- _EXERCISE DESCRIPTION_
Every entry below, first to last, should be restated word for word.

- _RECORDS TO PROCESS_
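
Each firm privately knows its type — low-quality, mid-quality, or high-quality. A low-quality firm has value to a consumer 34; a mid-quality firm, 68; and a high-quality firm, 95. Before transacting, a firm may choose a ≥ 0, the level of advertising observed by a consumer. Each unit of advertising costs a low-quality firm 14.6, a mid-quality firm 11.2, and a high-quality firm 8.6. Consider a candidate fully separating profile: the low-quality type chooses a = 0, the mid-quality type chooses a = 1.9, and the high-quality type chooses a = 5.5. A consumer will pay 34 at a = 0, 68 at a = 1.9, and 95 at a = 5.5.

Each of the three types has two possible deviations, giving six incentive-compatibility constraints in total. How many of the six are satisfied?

Mid-quality (own payoff 68 − 11.2×1.9 = 46.72): to a=0 gives 34 → no gain ✓; to a=5.5 gives 95 − 11.2×5.5 = 33.4 → no gain ✓.
High-quality (own payoff 95 − 8.6×5.5 = 47.7): to a=0 gives 34 → no gain ✓; to a=1.9 gives 68 − 8.6×1.9 = 51.66 → profitable ✗.
Low-quality (own payoff 34): to a=1.9 gives 68 − 14.6×1.9 = 40.26 → profitable ✗; to a=5.5 gives 95 − 14.6×5.5 = 14.7 → no gain ✓.
4 of the 6 constraints hold; not an equilibrium.

4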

- _COMPLETED TASK_
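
Each firm privately knows its type — low-quality, mid-quality, or high-quality. A low-quality firm has value to a consumer 34; a mid-quality firm, 68; and a high-quality firm, 95. Before transacting, a firm may choose a ≥ 0, the level of advertising observed by a consumer. Each unit of advertising costs a low-quality firm 14.6, a mid-quality firm 11.2, and a high-quality firm 8.6. Consider a candidate fully separating profile: the low-quality type chooses a = 0, the mid-quality type chooses a = 1.9, and the high-quality type chooses a = 5.5. A consumer will pay 34 at a = 0, 68 at a = 1.9, and 95 at a = 5.5.

Each of the three types has two possible deviations, giving six incentive-compatibility constraints in total. How many of the six are satisfied?

Mid-quality (own payoff 68 − 11.2×1.9 = 46.72): to a=0 gives 34 → no gain ✓; to a=5.5 gives 95 − 11.2×5.5 = 33.4 → no gain ✓.
High-quality (own payoff 95 − 8.6×5.5 = 47.7): to a=0 gives 34 → no gain ✓; to a=1.9 gives 68 − 8.6×1.9 = 51.66 → profitable ✗.
Low-quality (own payoff 34): to a=1.9 gives 68 − 14.6×1.9 = 40.26 → profitable ✗; to a=5.5 gives 95 − 14.6×5.5 = 14.7 → no gain ✓.
4 of the 6 constraints hold; not an equilibrium.

4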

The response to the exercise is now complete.